→ **EXERCISE INPUTS**:
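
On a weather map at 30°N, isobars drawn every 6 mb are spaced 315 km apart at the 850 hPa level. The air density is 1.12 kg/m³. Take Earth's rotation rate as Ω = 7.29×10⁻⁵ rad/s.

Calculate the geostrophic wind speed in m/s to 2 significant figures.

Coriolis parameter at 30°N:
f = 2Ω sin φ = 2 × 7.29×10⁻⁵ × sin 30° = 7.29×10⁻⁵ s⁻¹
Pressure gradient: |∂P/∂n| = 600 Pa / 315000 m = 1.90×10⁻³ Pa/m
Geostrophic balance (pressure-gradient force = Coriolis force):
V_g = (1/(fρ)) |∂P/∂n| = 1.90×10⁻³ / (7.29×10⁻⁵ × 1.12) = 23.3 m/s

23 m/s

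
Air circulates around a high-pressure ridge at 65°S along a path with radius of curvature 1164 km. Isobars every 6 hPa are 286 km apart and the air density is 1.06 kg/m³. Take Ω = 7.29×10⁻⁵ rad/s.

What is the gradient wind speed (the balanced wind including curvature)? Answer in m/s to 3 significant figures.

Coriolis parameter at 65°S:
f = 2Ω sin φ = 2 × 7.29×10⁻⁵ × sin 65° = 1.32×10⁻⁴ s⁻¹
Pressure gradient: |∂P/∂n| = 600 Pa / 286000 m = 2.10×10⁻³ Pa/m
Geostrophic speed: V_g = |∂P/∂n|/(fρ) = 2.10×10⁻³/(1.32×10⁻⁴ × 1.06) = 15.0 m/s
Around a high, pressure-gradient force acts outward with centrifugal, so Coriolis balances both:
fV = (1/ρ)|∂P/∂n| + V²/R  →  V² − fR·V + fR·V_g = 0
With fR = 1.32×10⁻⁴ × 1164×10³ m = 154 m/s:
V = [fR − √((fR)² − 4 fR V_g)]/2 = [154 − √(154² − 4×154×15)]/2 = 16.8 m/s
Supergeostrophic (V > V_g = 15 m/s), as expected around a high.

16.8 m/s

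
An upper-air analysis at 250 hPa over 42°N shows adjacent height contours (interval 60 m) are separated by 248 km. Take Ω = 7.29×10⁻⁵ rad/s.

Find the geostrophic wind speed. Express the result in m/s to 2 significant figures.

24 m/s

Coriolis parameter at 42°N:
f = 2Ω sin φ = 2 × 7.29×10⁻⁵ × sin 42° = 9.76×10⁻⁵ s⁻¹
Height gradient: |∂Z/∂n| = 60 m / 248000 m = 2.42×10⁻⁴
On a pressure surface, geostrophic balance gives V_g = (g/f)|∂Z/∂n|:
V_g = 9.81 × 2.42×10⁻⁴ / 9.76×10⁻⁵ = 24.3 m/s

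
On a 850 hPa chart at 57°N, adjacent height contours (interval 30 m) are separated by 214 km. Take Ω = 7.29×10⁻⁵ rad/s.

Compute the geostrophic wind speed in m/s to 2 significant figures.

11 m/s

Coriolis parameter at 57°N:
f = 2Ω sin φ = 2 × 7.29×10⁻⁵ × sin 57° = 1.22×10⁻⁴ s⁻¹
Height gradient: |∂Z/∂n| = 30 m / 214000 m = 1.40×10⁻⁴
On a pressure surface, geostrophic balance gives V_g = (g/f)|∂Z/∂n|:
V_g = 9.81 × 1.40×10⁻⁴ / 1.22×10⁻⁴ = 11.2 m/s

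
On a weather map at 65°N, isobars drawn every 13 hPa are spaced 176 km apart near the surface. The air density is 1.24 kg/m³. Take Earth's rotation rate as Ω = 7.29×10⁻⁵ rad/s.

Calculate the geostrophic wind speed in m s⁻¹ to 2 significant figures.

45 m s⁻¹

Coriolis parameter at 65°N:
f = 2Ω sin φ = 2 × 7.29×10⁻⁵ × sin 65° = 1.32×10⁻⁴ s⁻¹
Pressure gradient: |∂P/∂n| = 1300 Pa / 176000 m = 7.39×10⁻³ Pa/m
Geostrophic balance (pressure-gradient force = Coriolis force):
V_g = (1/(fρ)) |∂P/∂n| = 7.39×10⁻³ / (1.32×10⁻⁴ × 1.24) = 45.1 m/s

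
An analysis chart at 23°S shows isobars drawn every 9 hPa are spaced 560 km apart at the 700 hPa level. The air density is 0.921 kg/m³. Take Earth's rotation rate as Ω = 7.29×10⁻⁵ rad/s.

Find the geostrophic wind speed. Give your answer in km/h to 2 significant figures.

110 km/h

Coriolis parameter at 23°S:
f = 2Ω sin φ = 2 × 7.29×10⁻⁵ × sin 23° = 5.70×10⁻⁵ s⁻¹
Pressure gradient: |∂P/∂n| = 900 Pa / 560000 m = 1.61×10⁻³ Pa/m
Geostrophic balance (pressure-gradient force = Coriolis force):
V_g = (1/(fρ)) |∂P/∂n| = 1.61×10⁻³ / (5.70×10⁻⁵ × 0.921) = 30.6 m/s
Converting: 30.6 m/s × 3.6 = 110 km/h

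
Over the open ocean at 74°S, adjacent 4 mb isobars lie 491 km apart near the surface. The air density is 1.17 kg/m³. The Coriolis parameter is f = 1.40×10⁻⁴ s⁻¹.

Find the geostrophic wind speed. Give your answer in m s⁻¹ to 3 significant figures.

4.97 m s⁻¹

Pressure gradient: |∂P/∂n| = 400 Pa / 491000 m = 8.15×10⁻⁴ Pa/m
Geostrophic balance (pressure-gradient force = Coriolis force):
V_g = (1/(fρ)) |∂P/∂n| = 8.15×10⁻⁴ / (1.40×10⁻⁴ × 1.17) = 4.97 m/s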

==

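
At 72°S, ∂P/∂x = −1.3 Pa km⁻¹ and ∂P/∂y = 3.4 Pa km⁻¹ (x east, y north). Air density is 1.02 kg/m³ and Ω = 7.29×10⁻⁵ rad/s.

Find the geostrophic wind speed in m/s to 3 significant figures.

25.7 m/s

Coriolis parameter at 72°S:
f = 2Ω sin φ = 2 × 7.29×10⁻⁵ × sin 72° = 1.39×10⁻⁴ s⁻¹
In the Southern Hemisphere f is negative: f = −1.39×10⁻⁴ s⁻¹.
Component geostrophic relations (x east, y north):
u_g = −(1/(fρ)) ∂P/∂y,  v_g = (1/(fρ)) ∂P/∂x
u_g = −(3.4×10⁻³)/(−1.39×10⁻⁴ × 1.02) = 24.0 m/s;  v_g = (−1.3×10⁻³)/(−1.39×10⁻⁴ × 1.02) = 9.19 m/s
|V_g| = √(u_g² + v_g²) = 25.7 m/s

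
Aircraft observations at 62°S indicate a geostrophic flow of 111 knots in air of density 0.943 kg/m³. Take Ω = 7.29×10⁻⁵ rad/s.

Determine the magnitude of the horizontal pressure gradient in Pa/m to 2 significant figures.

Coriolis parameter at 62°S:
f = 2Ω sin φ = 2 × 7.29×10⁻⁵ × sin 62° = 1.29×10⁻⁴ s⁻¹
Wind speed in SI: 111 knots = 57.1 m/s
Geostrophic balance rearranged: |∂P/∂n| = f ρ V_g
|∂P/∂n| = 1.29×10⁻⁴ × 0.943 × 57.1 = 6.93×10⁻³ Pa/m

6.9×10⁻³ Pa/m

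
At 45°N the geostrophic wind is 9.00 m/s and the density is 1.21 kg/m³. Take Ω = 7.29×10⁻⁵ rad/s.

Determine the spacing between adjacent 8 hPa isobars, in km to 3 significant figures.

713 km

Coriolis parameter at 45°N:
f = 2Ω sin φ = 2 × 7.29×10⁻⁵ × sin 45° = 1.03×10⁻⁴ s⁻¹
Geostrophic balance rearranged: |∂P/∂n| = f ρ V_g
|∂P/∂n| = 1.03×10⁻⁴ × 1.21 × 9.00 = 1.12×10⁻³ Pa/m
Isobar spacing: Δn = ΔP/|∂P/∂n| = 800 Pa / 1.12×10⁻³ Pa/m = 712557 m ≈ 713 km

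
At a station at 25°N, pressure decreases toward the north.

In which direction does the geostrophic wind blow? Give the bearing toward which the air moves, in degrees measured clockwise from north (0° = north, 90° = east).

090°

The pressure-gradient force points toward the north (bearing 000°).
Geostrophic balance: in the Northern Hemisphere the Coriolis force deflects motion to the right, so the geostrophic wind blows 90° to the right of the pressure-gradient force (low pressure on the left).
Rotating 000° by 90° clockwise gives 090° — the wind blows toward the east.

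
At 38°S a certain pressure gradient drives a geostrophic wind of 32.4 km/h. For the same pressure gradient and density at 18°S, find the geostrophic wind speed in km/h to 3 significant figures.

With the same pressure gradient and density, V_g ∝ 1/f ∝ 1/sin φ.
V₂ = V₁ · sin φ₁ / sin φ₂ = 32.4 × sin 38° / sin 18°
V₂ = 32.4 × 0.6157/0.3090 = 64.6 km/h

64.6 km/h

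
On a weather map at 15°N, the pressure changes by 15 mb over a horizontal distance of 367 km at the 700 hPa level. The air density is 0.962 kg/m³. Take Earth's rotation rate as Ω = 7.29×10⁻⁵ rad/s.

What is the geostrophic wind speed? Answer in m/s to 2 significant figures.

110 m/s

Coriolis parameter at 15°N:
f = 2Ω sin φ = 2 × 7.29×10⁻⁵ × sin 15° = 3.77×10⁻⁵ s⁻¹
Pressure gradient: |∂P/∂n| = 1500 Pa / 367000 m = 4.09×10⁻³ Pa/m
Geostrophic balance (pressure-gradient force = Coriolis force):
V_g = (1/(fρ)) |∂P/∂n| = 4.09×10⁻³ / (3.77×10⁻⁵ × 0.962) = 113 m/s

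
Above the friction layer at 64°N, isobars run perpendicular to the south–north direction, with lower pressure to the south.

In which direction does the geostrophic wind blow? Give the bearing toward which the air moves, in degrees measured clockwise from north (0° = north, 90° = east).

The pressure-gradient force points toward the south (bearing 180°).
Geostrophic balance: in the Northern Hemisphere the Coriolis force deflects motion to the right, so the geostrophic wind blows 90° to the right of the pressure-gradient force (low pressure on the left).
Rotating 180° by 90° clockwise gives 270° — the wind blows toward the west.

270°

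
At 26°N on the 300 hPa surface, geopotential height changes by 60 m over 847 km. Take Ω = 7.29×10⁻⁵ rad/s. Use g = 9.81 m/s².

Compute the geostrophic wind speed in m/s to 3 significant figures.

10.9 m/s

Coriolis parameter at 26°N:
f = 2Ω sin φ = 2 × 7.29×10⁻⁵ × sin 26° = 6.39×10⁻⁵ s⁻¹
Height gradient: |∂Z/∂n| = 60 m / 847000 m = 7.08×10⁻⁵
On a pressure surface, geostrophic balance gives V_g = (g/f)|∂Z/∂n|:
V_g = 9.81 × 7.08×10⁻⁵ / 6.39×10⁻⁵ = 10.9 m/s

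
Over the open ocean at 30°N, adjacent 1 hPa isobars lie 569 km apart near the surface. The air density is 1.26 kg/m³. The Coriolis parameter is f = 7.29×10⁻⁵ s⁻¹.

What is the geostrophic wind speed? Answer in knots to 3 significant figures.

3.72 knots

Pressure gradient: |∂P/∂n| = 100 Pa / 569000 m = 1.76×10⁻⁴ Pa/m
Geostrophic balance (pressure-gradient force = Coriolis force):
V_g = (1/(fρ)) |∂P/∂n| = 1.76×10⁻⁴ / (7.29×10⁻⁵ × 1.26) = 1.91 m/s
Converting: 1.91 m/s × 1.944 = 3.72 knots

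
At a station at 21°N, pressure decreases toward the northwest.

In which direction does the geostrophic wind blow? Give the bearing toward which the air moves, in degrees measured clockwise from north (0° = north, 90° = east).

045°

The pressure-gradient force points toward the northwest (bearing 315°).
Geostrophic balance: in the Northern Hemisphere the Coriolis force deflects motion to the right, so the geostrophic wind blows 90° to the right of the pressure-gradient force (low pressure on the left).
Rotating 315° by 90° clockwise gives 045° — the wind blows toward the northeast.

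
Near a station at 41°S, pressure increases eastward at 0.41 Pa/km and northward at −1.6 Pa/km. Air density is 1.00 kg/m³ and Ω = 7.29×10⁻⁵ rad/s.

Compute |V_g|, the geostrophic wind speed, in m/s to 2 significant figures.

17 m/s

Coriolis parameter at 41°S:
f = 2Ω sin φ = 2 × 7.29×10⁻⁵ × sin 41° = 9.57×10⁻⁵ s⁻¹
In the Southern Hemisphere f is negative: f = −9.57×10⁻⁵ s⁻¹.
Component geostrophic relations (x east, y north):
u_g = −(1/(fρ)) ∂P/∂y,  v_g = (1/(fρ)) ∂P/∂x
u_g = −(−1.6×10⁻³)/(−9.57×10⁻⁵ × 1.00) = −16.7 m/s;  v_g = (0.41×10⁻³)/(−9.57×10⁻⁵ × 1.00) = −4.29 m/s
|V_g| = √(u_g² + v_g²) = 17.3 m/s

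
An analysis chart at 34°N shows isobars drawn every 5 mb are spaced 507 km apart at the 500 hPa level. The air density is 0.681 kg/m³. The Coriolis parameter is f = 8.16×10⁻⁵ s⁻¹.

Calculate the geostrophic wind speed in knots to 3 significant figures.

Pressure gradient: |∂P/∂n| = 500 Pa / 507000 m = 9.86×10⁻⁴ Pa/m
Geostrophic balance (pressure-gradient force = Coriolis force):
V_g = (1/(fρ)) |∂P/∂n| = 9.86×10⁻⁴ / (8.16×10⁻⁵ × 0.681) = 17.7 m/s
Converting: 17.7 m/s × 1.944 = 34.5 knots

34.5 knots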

→ **WORK TASK**: Wherever the string "decreases" turns up in the material, copy the whole line.

→ **RESULT OF THIS TASK**:
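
At a station at 25°N, pressure decreases toward the north.
At a station at 21°N, pressure decreases toward the northwest.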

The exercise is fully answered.